Return the records below word for word.

Data entries
=== Begin Enclosure ===

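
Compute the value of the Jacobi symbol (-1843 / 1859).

Reduce the numerator: -1843 ≡ 16 (mod 1859), so (-1843 / 1859) = (16 / 1859).
Factor out 2: 16 = 2^4. Since 1859 ≡ 3 (mod 8), (2 / 1859) = -1, and (2 / 1859)^4 = +1. Now have (1 / 1859).
(1 / 1859) = 1. Collecting the sign factors: 1.

1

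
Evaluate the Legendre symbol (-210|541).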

=== End Enclosure ===

[EXERCISE RESPONSE]:
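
Compute the value of the Jacobi symbol (-1843 / 1859).

Reduce the numerator: -1843 ≡ 16 (mod 1859), so (-1843 / 1859) = (16 / 1859).
Factor out 2: 16 = 2^4. Since 1859 ≡ 3 (mod 8), (2 / 1859) = -1, and (2 / 1859)^4 = +1. Now have (1 / 1859).
(1 / 1859) = 1. Collecting the sign factors: 1.

1

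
Evaluate the Legendre symbol (-210|541).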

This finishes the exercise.